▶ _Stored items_
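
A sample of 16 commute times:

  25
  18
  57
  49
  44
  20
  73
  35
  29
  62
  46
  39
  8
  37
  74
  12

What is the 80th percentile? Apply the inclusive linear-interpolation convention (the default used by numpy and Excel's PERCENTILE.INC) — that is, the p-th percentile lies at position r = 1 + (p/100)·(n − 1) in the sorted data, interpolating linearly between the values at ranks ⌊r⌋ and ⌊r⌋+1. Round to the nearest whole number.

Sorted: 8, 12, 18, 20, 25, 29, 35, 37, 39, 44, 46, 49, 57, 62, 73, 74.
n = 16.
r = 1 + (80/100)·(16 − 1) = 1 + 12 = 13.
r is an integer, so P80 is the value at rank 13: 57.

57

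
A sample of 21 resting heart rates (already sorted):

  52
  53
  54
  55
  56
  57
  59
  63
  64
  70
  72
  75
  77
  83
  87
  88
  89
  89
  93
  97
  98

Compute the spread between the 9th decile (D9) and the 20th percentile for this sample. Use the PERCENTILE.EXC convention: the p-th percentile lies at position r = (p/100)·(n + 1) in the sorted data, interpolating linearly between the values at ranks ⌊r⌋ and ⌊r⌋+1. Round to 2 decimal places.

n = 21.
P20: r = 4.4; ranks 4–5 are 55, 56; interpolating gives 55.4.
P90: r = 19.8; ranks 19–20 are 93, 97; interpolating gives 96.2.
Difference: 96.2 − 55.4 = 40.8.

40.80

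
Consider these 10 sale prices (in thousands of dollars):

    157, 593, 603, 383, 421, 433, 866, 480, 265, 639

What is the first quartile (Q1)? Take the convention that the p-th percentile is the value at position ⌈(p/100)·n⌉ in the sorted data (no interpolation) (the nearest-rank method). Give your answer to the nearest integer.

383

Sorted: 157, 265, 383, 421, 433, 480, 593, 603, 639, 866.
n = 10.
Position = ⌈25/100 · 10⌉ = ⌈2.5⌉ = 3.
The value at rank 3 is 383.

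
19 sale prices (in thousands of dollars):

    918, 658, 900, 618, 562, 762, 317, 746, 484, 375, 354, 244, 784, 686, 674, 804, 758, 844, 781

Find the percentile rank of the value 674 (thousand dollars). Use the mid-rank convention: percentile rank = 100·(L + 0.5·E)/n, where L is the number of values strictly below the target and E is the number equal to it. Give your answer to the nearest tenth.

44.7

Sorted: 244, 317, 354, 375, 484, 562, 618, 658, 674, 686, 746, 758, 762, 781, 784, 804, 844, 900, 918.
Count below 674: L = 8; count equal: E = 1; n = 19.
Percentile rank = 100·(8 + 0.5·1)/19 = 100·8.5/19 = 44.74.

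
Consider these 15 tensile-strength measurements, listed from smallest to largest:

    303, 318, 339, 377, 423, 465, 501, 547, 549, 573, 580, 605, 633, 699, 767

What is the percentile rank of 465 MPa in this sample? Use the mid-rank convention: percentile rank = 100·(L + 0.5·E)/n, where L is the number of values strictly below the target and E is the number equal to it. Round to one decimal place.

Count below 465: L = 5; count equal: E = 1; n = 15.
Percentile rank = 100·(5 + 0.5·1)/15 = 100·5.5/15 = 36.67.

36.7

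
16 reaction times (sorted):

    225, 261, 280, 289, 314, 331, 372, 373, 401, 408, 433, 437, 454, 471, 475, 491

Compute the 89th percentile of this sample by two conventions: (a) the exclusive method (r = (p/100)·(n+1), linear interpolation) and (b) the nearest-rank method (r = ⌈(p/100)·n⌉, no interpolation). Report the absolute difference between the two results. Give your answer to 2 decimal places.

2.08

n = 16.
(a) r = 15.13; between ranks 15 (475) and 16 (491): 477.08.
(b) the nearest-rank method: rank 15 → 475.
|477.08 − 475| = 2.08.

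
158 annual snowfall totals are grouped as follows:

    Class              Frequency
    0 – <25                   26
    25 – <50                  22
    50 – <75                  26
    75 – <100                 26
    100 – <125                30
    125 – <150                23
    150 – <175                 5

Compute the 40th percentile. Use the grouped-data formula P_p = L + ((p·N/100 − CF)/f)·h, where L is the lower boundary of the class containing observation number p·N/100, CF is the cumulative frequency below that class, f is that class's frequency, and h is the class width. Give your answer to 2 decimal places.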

▶ _WHAT TO WORK ON_
The records above should be duplicated in full, exactly as given.

▶ _OUTPUT_
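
A sample of 16 commute times:

  25
  18
  57
  49
  44
  20
  73
  35
  29
  62
  46
  39
  8
  37
  74
  12

What is the 80th percentile? Apply the inclusive linear-interpolation convention (the default used by numpy and Excel's PERCENTILE.INC) — that is, the p-th percentile lies at position r = 1 + (p/100)·(n − 1) in the sorted data, interpolating linearly between the values at ranks ⌊r⌋ and ⌊r⌋+1. Round to the nearest whole number.

Sorted: 8, 12, 18, 20, 25, 29, 35, 37, 39, 44, 46, 49, 57, 62, 73, 74.
n = 16.
r = 1 + (80/100)·(16 − 1) = 1 + 12 = 13.
r is an integer, so P80 is the value at rank 13: 57.

57

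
A sample of 21 resting heart rates (already sorted):

  52
  53
  54
  55
  56
  57
  59
  63
  64
  70
  72
  75
  77
  83
  87
  88
  89
  89
  93
  97
  98

Compute the spread between the 9th decile (D9) and the 20th percentile for this sample. Use the PERCENTILE.EXC convention: the p-th percentile lies at position r = (p/100)·(n + 1) in the sorted data, interpolating linearly between the values at ranks ⌊r⌋ and ⌊r⌋+1. Round to 2 decimal places.

n = 21.
P20: r = 4.4; ranks 4–5 are 55, 56; interpolating gives 55.4.
P90: r = 19.8; ranks 19–20 are 93, 97; interpolating gives 96.2.
Difference: 96.2 − 55.4 = 40.8.

40.80

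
Consider these 10 sale prices (in thousands of dollars):

    157, 593, 603, 383, 421, 433, 866, 480, 265, 639

What is the first quartile (Q1)? Take the convention that the p-th percentile is the value at position ⌈(p/100)·n⌉ in the sorted data (no interpolation) (the nearest-rank method). Give your answer to the nearest integer.

383

Sorted: 157, 265, 383, 421, 433, 480, 593, 603, 639, 866.
n = 10.
Position = ⌈25/100 · 10⌉ = ⌈2.5⌉ = 3.
The value at rank 3 is 383.

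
19 sale prices (in thousands of dollars):

    918, 658, 900, 618, 562, 762, 317, 746, 484, 375, 354, 244, 784, 686, 674, 804, 758, 844, 781

Find the percentile rank of the value 674 (thousand dollars). Use the mid-rank convention: percentile rank = 100·(L + 0.5·E)/n, where L is the number of values strictly below the target and E is the number equal to it. Give your answer to the nearest tenth.

44.7

Sorted: 244, 317, 354, 375, 484, 562, 618, 658, 674, 686, 746, 758, 762, 781, 784, 804, 844, 900, 918.
Count below 674: L = 8; count equal: E = 1; n = 19.
Percentile rank = 100·(8 + 0.5·1)/19 = 100·8.5/19 = 44.74.

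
Consider these 15 tensile-strength measurements, listed from smallest to largest:

    303, 318, 339, 377, 423, 465, 501, 547, 549, 573, 580, 605, 633, 699, 767

What is the percentile rank of 465 MPa in this sample? Use the mid-rank convention: percentile rank = 100·(L + 0.5·E)/n, where L is the number of values strictly below the target and E is the number equal to it. Round to one decimal place.

Count below 465: L = 5; count equal: E = 1; n = 15.
Percentile rank = 100·(5 + 0.5·1)/15 = 100·5.5/15 = 36.67.

36.7

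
16 reaction times (sorted):

    225, 261, 280, 289, 314, 331, 372, 373, 401, 408, 433, 437, 454, 471, 475, 491

Compute the 89th percentile of this sample by two conventions: (a) the exclusive method (r = (p/100)·(n+1), linear interpolation) and (b) the nearest-rank method (r = ⌈(p/100)·n⌉, no interpolation). Report the absolute difference between the two results. Give your answer to 2 decimal places.

2.08

n = 16.
(a) r = 15.13; between ranks 15 (475) and 16 (491): 477.08.
(b) the nearest-rank method: rank 15 → 475.
|477.08 − 475| = 2.08.

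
158 annual snowfall totals are grouped as follows:

    Class              Frequency
    0 – <25                   26
    25 – <50                  22
    50 – <75                  26
    75 – <100                 26
    100 – <125                30
    125 – <150                23
    150 – <175                 5

Compute the 40th percentile. Use the grouped-data formula P_p = L + ((p·N/100 − CF)/f)·h, where L is the lower boundary of the class containing observation number p·N/100, CF is the cumulative frequency below that class, f is that class's frequency, and h is the class width. Give your answer to 2 decimal places.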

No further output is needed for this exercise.